Quote exactly and only this range of lines in the data below: the line that holds "Consider the infinite execution trace of a process" to the line that holds "Positions 2..10 form", both included.

[Collected data entries]
----------
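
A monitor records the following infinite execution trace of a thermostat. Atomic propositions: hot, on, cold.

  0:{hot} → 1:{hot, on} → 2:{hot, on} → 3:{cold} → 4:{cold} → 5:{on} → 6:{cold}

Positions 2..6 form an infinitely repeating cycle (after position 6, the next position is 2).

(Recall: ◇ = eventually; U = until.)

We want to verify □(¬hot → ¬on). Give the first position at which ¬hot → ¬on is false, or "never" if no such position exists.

5

Check ¬hot → ¬on at each position in order: 0 ✓, 1 ✓, 2 ✓, 3 ✓, 4 ✓.
At position 5 the labels are {on}, so ¬hot → ¬on is false there. This is the first violation.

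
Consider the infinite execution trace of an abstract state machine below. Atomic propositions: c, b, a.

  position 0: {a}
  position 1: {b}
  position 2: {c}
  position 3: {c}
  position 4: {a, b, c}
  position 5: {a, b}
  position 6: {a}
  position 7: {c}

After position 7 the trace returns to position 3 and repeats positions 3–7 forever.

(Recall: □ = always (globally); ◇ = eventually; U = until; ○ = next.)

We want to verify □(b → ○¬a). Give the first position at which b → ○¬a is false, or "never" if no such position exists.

Check b → ○¬a at each position in order: 0 ✓, 1 ✓, 2 ✓, 3 ✓.
At position 4 the labels are {a, b, c} and the next position 5 has {a, b}, so b → ○¬a is false there. This is the first violation.

4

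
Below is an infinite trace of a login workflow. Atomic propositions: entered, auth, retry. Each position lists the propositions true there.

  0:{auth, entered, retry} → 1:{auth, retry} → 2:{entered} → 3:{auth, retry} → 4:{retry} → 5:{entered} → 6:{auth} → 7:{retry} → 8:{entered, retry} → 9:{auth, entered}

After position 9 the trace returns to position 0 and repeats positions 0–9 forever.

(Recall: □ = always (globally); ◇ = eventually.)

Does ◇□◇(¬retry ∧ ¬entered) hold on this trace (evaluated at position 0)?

□◇(¬retry ∧ ¬entered) holds at position 0, which is reachable from 0, so ◇□◇(¬retry ∧ ¬entered) holds.

Satisfied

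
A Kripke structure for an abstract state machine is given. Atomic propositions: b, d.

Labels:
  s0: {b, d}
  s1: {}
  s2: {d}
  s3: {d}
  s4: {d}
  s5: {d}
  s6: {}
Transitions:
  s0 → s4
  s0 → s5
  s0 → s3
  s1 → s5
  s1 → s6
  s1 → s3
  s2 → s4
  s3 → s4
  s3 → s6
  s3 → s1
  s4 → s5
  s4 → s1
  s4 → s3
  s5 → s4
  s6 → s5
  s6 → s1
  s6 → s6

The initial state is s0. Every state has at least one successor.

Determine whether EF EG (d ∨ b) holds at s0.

Holds

States satisfying EG (d ∨ b): {s0, s2, s3, s4, s5}.
States satisfying EF EG (d ∨ b): {s0, s1, s2, s3, s4, s5, s6}.
Some path from s0 reaches a state where EG (d ∨ b) holds.
s0 ∈ Sat(EF EG (d ∨ b)).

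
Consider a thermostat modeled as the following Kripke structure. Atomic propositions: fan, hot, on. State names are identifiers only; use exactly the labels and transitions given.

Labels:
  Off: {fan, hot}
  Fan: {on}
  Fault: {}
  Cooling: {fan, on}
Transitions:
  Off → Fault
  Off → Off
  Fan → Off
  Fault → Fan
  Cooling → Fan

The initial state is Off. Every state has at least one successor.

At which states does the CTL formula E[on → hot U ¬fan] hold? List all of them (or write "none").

{Off, Fan, Fault}

States satisfying on → hot: {Off, Fault}.
States satisfying ¬fan: {Fan, Fault}.
States satisfying E[on → hot U ¬fan]: {Off, Fan, Fault}.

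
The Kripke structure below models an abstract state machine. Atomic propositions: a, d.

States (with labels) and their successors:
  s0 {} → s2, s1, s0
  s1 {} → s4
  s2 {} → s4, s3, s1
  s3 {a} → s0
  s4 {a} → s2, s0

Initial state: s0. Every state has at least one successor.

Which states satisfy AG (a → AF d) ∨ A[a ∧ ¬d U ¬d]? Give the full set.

States satisfying a → AF d: {s0, s1, s2}.
States satisfying AG (a → AF d): ∅.
States satisfying a ∧ ¬d: {s3, s4}.
States satisfying ¬d: {s0, s1, s2, s3, s4}.
States satisfying A[a ∧ ¬d U ¬d]: {s0, s1, s2, s3, s4}.
States satisfying AG (a → AF d) ∨ A[a ∧ ¬d U ¬d]: {s0, s1, s2, s3, s4}.

{s0, s1, s2, s3, s4}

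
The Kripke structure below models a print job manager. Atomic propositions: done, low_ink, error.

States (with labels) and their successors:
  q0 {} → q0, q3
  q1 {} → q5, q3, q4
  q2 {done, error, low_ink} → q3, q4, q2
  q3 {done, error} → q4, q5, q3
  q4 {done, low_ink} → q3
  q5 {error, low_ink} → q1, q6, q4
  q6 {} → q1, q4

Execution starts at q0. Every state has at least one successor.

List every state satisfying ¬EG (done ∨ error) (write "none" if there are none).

States satisfying done ∨ error: {q2, q3, q4, q5}.
States satisfying EG (done ∨ error): {q2, q3, q4, q5}.
States satisfying ¬EG (done ∨ error): {q0, q1, q6}.

{q0, q1, q6}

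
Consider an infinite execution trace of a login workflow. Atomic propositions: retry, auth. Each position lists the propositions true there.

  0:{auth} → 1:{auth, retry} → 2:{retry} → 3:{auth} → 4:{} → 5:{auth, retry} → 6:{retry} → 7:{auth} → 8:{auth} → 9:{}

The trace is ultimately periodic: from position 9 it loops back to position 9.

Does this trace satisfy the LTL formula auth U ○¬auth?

Walking from position 0: ○¬auth first holds at position 1, and auth holds at every earlier position along the way, so auth U ○¬auth holds.

Yes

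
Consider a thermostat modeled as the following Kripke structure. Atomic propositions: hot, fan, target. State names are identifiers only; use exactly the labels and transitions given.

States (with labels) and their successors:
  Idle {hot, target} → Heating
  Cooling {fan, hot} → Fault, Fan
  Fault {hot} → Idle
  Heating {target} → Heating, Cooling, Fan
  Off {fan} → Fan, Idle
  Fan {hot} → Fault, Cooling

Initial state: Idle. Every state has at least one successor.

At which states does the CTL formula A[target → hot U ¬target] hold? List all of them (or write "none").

{Cooling, Fault, Off, Fan}

States satisfying target → hot: {Idle, Cooling, Fault, Off, Fan}.
States satisfying ¬target: {Cooling, Fault, Off, Fan}.
States satisfying A[target → hot U ¬target]: {Cooling, Fault, Off, Fan}.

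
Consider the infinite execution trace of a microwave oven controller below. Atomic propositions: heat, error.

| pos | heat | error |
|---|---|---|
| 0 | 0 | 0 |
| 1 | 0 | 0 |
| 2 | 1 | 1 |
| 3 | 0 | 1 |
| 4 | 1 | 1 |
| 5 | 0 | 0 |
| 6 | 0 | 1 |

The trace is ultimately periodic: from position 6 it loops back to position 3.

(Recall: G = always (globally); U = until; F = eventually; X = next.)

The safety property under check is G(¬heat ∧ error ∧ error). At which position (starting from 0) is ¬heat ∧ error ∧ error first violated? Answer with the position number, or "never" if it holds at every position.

At position 0 the labels are {}, so ¬heat ∧ error ∧ error is false there. This is the first violation.

0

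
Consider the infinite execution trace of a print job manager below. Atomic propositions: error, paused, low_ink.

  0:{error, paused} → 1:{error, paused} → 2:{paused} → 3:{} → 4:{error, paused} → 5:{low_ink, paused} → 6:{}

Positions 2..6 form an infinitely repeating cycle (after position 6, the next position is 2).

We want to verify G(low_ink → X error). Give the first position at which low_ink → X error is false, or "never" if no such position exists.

Check low_ink → X error at each position in order: 0 ✓, 1 ✓, 2 ✓, 3 ✓, 4 ✓.
At position 5 the labels are {low_ink, paused} and the next position 6 has {}, so low_ink → X error is false there. This is the first violation.

5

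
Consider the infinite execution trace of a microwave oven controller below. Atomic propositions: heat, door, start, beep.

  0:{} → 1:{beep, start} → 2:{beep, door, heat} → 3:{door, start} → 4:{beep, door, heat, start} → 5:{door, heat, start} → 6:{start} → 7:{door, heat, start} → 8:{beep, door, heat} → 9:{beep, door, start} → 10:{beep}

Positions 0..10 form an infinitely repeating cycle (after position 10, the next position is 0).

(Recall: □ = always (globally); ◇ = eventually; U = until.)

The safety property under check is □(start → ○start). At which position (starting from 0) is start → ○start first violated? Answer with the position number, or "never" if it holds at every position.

1

Check start → ○start at each position in order: 0 ✓.
At position 1 the labels are {beep, start} and the next position 2 has {beep, door, heat}, so start → ○start is false there. This is the first violation.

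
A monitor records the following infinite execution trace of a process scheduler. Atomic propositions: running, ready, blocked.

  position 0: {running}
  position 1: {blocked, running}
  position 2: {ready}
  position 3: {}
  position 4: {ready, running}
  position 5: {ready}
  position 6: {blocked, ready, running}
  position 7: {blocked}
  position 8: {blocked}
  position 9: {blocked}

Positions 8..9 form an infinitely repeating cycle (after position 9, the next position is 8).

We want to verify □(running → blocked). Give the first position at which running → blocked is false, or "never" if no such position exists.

At position 0 the labels are {running}, so running → blocked is false there. This is the first violation.

0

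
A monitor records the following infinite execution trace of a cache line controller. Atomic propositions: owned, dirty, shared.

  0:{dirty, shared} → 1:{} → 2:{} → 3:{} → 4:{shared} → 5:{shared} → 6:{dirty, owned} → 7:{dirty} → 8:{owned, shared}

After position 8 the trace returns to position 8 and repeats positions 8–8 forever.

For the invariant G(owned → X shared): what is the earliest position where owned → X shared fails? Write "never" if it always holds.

Check owned → X shared at each position in order: 0 ✓, 1 ✓, 2 ✓, 3 ✓, 4 ✓, 5 ✓.
At position 6 the labels are {dirty, owned} and the next position 7 has {dirty}, so owned → X shared is false there. This is the first violation.

6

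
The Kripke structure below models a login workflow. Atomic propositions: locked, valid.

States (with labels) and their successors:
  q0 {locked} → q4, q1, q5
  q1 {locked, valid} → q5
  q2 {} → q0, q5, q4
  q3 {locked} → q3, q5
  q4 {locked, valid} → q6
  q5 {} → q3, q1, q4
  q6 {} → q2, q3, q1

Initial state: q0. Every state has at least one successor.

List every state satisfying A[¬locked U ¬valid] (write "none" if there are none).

{q0, q2, q3, q5, q6}

States satisfying ¬locked: {q2, q5, q6}.
States satisfying ¬valid: {q0, q2, q3, q5, q6}.
States satisfying A[¬locked U ¬valid]: {q0, q2, q3, q5, q6}.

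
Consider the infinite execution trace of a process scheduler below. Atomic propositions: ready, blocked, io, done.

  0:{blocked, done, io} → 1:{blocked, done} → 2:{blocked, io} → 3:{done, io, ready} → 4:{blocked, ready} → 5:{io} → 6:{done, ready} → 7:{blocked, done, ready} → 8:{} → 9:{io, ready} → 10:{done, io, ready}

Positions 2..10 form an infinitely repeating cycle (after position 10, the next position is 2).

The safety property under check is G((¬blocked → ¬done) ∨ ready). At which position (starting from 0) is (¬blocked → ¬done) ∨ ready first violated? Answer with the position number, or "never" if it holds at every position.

never

(¬blocked → ¬done) ∨ ready holds at every position 0..10, and those are all the positions the trace ever visits, so the invariant G((¬blocked → ¬done) ∨ ready) is never violated.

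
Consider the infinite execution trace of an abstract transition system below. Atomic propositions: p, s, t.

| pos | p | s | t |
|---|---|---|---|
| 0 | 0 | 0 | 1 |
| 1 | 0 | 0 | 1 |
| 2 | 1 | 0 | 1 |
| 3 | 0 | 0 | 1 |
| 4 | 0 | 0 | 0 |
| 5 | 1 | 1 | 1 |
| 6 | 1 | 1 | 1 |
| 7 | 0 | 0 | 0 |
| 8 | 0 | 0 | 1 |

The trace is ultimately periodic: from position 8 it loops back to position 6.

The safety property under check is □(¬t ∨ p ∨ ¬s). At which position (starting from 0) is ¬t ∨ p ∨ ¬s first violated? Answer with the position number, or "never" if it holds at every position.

¬t ∨ p ∨ ¬s holds at every position 0..8, and those are all the positions the trace ever visits, so the invariant □(¬t ∨ p ∨ ¬s) is never violated.

never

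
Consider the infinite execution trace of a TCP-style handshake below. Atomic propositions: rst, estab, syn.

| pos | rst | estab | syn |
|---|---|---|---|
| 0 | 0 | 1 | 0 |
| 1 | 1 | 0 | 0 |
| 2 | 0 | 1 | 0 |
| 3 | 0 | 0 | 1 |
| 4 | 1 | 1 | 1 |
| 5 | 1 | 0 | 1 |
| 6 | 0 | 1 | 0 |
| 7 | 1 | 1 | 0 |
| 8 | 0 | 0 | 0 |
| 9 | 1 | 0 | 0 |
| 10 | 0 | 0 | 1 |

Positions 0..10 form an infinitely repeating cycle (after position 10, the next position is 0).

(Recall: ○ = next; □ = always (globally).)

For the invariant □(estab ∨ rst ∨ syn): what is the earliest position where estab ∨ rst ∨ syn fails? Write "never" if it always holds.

Check estab ∨ rst ∨ syn at each position in order: 0 ✓, 1 ✓, 2 ✓, 3 ✓, 4 ✓, 5 ✓, 6 ✓, 7 ✓.
At position 8 the labels are {}, so estab ∨ rst ∨ syn is false there. This is the first violation.

8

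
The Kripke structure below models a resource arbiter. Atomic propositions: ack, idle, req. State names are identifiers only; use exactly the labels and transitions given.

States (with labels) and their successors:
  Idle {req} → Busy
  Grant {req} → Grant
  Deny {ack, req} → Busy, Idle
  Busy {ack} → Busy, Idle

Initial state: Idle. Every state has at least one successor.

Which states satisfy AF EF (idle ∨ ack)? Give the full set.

{Idle, Deny, Busy}

States satisfying EF (idle ∨ ack): {Idle, Deny, Busy}.
States satisfying AF EF (idle ∨ ack): {Idle, Deny, Busy}.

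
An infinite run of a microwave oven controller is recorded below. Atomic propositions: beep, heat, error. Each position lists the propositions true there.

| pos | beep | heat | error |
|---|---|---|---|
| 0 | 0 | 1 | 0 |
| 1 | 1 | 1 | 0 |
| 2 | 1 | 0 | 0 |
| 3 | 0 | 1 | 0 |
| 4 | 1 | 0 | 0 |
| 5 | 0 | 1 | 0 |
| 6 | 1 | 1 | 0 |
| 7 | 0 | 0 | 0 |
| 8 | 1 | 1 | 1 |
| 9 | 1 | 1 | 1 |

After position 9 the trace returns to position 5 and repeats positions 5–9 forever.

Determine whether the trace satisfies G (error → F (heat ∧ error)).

error → F (heat ∧ error) holds at every position 0..9, and those are all positions ever visited, so G (error → F (heat ∧ error)) holds.
Positions where error holds: 8, 9.
Check F (heat ∧ error) at each: 8→ok, 9→ok.

Yes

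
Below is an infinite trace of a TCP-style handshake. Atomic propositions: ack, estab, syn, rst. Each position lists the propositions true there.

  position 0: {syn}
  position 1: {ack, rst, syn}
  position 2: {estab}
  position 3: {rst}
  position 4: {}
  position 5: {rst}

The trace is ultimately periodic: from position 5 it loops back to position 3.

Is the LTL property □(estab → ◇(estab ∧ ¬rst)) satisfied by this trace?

Yes

estab → ◇(estab ∧ ¬rst) holds at every position 0..5, and those are all positions ever visited, so □(estab → ◇(estab ∧ ¬rst)) holds.
Positions where estab holds: 2.
Check ◇(estab ∧ ¬rst) at each: 2→ok.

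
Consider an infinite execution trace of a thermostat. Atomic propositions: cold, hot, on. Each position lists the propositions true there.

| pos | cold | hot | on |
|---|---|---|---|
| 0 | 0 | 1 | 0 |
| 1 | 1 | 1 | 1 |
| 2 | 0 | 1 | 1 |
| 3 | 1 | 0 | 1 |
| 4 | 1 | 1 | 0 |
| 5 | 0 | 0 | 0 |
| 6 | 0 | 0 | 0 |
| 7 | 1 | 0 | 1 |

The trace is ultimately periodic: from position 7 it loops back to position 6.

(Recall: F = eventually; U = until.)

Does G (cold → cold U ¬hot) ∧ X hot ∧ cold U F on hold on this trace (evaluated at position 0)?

Violated

Walking from position 0: F on first holds at position 0, and cold holds at every earlier position along the way, so cold U F on holds.
At position 0: G (cold → cold U ¬hot) ∧ X hot is false; cold U F on is true; so G (cold → cold U ¬hot) ∧ X hot ∧ cold U F on is false.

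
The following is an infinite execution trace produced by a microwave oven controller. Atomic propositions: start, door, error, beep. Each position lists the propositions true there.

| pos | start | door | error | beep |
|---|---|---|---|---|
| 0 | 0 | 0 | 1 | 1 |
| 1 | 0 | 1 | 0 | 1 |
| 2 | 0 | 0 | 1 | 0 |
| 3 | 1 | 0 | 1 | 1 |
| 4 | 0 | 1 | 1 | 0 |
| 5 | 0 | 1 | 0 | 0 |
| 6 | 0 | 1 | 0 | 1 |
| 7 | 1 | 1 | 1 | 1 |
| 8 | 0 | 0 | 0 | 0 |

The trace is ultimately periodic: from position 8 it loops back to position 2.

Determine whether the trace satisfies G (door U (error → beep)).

No

door U (error → beep) must hold at every position from 0 onward. It fails at position 2, so G (door U (error → beep)) is false.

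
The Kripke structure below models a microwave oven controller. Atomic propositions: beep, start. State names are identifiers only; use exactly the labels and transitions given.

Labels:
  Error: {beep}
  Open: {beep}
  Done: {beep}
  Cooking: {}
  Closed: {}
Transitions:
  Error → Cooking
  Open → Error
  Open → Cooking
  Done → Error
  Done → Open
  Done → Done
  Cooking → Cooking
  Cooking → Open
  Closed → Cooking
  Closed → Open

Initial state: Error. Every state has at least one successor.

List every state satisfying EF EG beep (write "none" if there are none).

States satisfying EG beep: {Done}.
States satisfying EF EG beep: {Done}.

{Done}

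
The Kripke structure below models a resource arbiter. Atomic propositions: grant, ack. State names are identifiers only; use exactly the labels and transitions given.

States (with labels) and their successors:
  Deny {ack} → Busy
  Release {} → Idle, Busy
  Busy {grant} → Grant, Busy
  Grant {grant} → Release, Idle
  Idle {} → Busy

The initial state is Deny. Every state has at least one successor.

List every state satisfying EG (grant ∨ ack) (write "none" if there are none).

{Deny, Busy}

States satisfying grant ∨ ack: {Deny, Busy, Grant}.
States satisfying EG (grant ∨ ack): {Deny, Busy}.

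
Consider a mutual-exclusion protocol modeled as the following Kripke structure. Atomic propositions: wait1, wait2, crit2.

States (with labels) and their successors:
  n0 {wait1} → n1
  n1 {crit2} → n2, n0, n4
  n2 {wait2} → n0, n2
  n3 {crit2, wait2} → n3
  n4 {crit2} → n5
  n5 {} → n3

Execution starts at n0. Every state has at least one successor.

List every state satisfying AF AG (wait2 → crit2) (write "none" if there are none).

{n3, n4, n5}

States satisfying AG (wait2 → crit2): {n3, n4, n5}.
States satisfying AF AG (wait2 → crit2): {n3, n4, n5}.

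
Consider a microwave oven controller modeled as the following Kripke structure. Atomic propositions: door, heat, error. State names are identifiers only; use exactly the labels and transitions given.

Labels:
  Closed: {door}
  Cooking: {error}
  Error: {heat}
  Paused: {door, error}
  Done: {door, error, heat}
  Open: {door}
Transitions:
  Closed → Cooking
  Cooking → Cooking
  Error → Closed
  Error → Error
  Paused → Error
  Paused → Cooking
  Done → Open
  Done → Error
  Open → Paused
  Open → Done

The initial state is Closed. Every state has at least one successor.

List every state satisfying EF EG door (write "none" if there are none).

{Done, Open}

States satisfying EG door: {Done, Open}.
States satisfying EF EG door: {Done, Open}.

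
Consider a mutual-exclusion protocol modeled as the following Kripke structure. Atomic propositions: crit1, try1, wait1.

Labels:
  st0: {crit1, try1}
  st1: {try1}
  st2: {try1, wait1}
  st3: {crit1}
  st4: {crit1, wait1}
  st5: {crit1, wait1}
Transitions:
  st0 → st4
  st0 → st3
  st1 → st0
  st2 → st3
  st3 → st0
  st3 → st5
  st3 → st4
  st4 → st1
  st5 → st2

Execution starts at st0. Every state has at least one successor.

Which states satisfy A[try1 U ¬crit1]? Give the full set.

States satisfying try1: {st0, st1, st2}.
States satisfying ¬crit1: {st1, st2}.
States satisfying A[try1 U ¬crit1]: {st1, st2}.

{st1, st2}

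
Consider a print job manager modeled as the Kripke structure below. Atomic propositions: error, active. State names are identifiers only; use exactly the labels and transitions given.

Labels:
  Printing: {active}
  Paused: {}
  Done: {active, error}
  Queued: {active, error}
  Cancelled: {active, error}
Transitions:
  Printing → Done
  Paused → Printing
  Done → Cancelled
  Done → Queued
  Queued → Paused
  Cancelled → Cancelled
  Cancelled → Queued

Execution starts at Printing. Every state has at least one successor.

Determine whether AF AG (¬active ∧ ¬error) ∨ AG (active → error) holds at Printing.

States satisfying AG (¬active ∧ ¬error): ∅.
States satisfying AF AG (¬active ∧ ¬error): ∅.
States satisfying active → error: {Paused, Done, Queued, Cancelled}.
States satisfying AG (active → error): ∅.
States satisfying AF AG (¬active ∧ ¬error) ∨ AG (active → error): ∅.
Printing ∉ Sat(AF AG (¬active ∧ ¬error) ∨ AG (active → error)).

Violated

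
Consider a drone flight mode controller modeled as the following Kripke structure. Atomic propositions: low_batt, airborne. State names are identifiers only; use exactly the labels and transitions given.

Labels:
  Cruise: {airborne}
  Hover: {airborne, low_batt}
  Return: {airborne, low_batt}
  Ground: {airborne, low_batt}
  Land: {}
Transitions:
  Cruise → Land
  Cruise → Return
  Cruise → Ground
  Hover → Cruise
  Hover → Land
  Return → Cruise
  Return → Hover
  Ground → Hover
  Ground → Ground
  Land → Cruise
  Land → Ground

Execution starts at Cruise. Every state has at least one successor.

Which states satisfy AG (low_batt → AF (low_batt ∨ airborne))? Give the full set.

{Cruise, Hover, Return, Ground, Land}

States satisfying low_batt → AF (low_batt ∨ airborne): {Cruise, Hover, Return, Ground, Land}.
States satisfying AG (low_batt → AF (low_batt ∨ airborne)): {Cruise, Hover, Return, Ground, Land}.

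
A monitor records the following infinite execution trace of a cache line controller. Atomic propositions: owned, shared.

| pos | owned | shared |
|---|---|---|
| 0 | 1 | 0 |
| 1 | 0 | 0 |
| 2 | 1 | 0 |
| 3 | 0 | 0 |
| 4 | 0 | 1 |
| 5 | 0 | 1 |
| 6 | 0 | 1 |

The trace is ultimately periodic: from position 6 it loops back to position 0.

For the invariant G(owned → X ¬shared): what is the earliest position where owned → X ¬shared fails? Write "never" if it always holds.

never

owned → X ¬shared holds at every position 0..6, and those are all the positions the trace ever visits, so the invariant G(owned → X ¬shared) is never violated.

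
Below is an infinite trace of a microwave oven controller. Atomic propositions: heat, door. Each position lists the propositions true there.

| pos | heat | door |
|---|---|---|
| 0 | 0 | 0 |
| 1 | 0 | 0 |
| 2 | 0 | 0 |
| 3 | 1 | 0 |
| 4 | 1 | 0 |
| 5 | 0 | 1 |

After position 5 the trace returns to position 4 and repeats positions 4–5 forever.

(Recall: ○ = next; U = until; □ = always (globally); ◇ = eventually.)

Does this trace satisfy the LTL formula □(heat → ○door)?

Violated

heat → ○door must hold at every position from 0 onward. It fails at position 3, so □(heat → ○door) is false.
Positions where heat holds: 3, 4.
Check ○door at each: 3→fails, 4→ok.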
----------
__Answer space__
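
Consider the infinite execution trace of a process scheduler below. Atomic propositions: ready, blocked, io, done.

  0:{blocked, done, io} → 1:{blocked, done} → 2:{blocked, io} → 3:{done, io, ready} → 4:{blocked, ready} → 5:{io} → 6:{done, ready} → 7:{blocked, done, ready} → 8:{} → 9:{io, ready} → 10:{done, io, ready}

Positions 2..10 form an infinitely repeating cycle (after position 10, the next position is 2).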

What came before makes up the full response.